With spelling and spacing unchanged, write out each line of the material.

___ MATERIAL PROVIDED ___

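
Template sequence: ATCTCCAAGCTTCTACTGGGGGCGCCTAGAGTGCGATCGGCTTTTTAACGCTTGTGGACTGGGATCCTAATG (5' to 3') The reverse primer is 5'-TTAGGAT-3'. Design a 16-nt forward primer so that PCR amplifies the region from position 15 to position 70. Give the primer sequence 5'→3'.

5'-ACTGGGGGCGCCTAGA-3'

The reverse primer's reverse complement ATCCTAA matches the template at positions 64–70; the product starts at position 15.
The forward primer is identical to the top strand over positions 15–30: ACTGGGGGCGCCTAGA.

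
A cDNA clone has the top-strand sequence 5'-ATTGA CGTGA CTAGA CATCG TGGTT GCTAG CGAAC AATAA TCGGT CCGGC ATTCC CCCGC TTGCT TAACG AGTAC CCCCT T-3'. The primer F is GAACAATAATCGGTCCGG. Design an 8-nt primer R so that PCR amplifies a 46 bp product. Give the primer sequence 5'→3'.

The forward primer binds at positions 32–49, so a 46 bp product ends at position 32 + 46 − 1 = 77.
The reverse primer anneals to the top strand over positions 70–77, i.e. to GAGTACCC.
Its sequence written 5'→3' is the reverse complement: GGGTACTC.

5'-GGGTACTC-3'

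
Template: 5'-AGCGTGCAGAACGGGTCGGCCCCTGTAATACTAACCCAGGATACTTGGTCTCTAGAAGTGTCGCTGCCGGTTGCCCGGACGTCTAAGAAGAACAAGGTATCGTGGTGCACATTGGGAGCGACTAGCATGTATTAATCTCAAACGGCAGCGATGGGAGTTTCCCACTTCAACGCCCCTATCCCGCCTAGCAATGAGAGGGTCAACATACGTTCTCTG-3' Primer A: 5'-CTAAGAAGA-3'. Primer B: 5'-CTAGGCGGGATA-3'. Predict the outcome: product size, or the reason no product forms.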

___

FINISHED EXERCISE:
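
Template sequence: ATCTCCAAGCTTCTACTGGGGGCGCCTAGAGTGCGATCGGCTTTTTAACGCTTGTGGACTGGGATCCTAATG (5' to 3') The reverse primer is 5'-TTAGGAT-3'. Design a 16-nt forward primer so that PCR amplifies the region from position 15 to position 70. Give the primer sequence 5'→3'.

5'-ACTGGGGGCGCCTAGA-3'

The reverse primer's reverse complement ATCCTAA matches the template at positions 64–70; the product starts at position 15.
The forward primer is identical to the top strand over positions 15–30: ACTGGGGGCGCCTAGA.

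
A cDNA clone has the top-strand sequence 5'-ATTGA CGTGA CTAGA CATCG TGGTT GCTAG CGAAC AATAA TCGGT CCGGC ATTCC CCCGC TTGCT TAACG AGTAC CCCCT T-3'. The primer F is GAACAATAATCGGTCCGG. Design an 8-nt primer R so that PCR amplifies a 46 bp product. Give the primer sequence 5'→3'.

The forward primer binds at positions 32–49, so a 46 bp product ends at position 32 + 46 − 1 = 77.
The reverse primer anneals to the top strand over positions 70–77, i.e. to GAGTACCC.
Its sequence written 5'→3' is the reverse complement: GGGTACTC.

5'-GGGTACTC-3'

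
Template: 5'-AGCGTGCAGAACGGGTCGGCCCCTGTAATACTAACCCAGGATACTTGGTCTCTAGAAGTGTCGCTGCCGGTTGCCCGGACGTCTAAGAAGAACAAGGTATCGTGGTGCACATTGGGAGCGACTAGCATGTATTAATCTCAAACGGCAGCGATGGGAGTTTCCCACTTCAACGCCCCTATCCCGCCTAGCAATGAGAGGGTCAACATACGTTCTCTG-3' Primer A: 5'-CTAAGAAGA-3'. Primer B: 5'-CTAGGCGGGATA-3'. Predict the outcome: product size, or the reason no product forms.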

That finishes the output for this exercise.